[Directions for this task]
Give back the full listing exactly as it appears below.

[Available data]
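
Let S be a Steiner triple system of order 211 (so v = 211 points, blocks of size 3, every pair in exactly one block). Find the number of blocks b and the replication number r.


An STS(v) is a 2-(v, 3, 1) BIBD: block size k = 3, λ = 1.
Replication: r(k − 1) = λ(v − 1) ⇒ r·2 = 211 − 1 = 210 ⇒ r = 105.
Block count: b = v(v − 1)/6 = 211·210/6 = 44310/6 = 7385.

r = 105, b = 7385.


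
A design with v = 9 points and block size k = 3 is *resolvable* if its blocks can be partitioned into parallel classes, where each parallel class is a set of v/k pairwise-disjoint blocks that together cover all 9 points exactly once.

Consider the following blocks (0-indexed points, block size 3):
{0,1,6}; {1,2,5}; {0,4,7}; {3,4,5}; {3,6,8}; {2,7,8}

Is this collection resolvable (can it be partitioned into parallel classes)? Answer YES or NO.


v = 9, block size k = 3, number of blocks = 6.
For resolvability, blocks must partition into parallel classes of size v/k = 3.
Total blocks must therefore be a multiple of 3: 6 = 3·2 + 0 ⇒ divisible ✓.
Greedy packing gives 2 candidate class(es). Each should be a full parallel class (size 3, covers all 9 points).
  Class 1 (3 blocks): {0,1,6}; {3,4,5}; {2,7,8}. Points covered: [0, 1, 2, 3, 4, 5, 6, 7, 8].
  Class 2 (3 blocks): {1,2,5}; {0,4,7}; {3,6,8}. Points covered: [0, 1, 2, 3, 4, 5, 6, 7, 8].
All classes full (size 3)? YES. All classes cover every point? YES.
Resolvable? YES.

YES


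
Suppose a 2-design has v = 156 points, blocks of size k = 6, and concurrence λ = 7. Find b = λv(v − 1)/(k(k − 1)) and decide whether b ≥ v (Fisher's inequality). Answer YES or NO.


b = λv(v − 1)/(k(k − 1)) = 7·156·155/(6·5) = 169260/30 = 5642.
Compare with v = 156: b ≥ v, so Fisher's inequality holds.

YES


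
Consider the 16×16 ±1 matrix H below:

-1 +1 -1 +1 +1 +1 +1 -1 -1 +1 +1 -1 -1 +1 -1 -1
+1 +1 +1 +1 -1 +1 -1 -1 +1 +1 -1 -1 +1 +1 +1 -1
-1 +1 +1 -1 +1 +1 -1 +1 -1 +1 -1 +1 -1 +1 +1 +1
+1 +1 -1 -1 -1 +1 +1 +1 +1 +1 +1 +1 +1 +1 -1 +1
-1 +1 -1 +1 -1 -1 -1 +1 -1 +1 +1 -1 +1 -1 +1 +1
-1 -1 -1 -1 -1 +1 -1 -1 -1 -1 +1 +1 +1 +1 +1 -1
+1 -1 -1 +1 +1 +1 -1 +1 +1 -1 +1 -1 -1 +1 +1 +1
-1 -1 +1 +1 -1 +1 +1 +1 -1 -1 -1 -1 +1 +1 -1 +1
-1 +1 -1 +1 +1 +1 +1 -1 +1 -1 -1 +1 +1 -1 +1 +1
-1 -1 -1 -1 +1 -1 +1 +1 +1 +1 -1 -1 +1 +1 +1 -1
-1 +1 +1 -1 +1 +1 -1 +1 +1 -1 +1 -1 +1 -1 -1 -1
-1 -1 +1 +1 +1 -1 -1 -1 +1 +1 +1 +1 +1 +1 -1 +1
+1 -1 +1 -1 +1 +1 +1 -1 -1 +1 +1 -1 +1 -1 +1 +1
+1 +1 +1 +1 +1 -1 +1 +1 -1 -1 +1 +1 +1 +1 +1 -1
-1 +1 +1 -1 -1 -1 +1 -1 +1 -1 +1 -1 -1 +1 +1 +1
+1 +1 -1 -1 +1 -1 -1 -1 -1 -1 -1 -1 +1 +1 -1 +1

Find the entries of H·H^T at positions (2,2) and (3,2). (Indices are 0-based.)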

[Answer section]
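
Let S be a Steiner triple system of order 211 (so v = 211 points, blocks of size 3, every pair in exactly one block). Find the number of blocks b and the replication number r.


An STS(v) is a 2-(v, 3, 1) BIBD: block size k = 3, λ = 1.
Replication: r(k − 1) = λ(v − 1) ⇒ r·2 = 211 − 1 = 210 ⇒ r = 105.
Block count: b = v(v − 1)/6 = 211·210/6 = 44310/6 = 7385.

r = 105, b = 7385.


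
A design with v = 9 points and block size k = 3 is *resolvable* if its blocks can be partitioned into parallel classes, where each parallel class is a set of v/k pairwise-disjoint blocks that together cover all 9 points exactly once.

Consider the following blocks (0-indexed points, block size 3):
{0,1,6}; {1,2,5}; {0,4,7}; {3,4,5}; {3,6,8}; {2,7,8}

Is this collection resolvable (can it be partitioned into parallel classes)? Answer YES or NO.


v = 9, block size k = 3, number of blocks = 6.
For resolvability, blocks must partition into parallel classes of size v/k = 3.
Total blocks must therefore be a multiple of 3: 6 = 3·2 + 0 ⇒ divisible ✓.
Greedy packing gives 2 candidate class(es). Each should be a full parallel class (size 3, covers all 9 points).
  Class 1 (3 blocks): {0,1,6}; {3,4,5}; {2,7,8}. Points covered: [0, 1, 2, 3, 4, 5, 6, 7, 8].
  Class 2 (3 blocks): {1,2,5}; {0,4,7}; {3,6,8}. Points covered: [0, 1, 2, 3, 4, 5, 6, 7, 8].
All classes full (size 3)? YES. All classes cover every point? YES.
Resolvable? YES.

YES


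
Suppose a 2-design has v = 156 points, blocks of size k = 6, and concurrence λ = 7. Find b = λv(v − 1)/(k(k − 1)) and decide whether b ≥ v (Fisher's inequality). Answer YES or NO.


b = λv(v − 1)/(k(k − 1)) = 7·156·155/(6·5) = 169260/30 = 5642.
Compare with v = 156: b ≥ v, so Fisher's inequality holds.

YES


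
Consider the 16×16 ±1 matrix H below:

-1 +1 -1 +1 +1 +1 +1 -1 -1 +1 +1 -1 -1 +1 -1 -1
+1 +1 +1 +1 -1 +1 -1 -1 +1 +1 -1 -1 +1 +1 +1 -1
-1 +1 +1 -1 +1 +1 -1 +1 -1 +1 -1 +1 -1 +1 +1 +1
+1 +1 -1 -1 -1 +1 +1 +1 +1 +1 +1 +1 +1 +1 -1 +1
-1 +1 -1 +1 -1 -1 -1 +1 -1 +1 +1 -1 +1 -1 +1 +1
-1 -1 -1 -1 -1 +1 -1 -1 -1 -1 +1 +1 +1 +1 +1 -1
+1 -1 -1 +1 +1 +1 -1 +1 +1 -1 +1 -1 -1 +1 +1 +1
-1 -1 +1 +1 -1 +1 +1 +1 -1 -1 -1 -1 +1 +1 -1 +1
-1 +1 -1 +1 +1 +1 +1 -1 +1 -1 -1 +1 +1 -1 +1 +1
-1 -1 -1 -1 +1 -1 +1 +1 +1 +1 -1 -1 +1 +1 +1 -1
-1 +1 +1 -1 +1 +1 -1 +1 +1 -1 +1 -1 +1 -1 -1 -1
-1 -1 +1 +1 +1 -1 -1 -1 +1 +1 +1 +1 +1 +1 -1 +1
+1 -1 +1 -1 +1 +1 +1 -1 -1 +1 +1 -1 +1 -1 +1 +1
+1 +1 +1 +1 +1 -1 +1 +1 -1 -1 +1 +1 +1 +1 +1 -1
-1 +1 +1 -1 -1 -1 +1 -1 +1 -1 +1 -1 -1 +1 +1 +1
+1 +1 -1 -1 +1 -1 -1 -1 -1 -1 -1 -1 +1 +1 -1 +1

Find the entries of H·H^T at positions (2,2) and (3,2). (Indices are 0-based.)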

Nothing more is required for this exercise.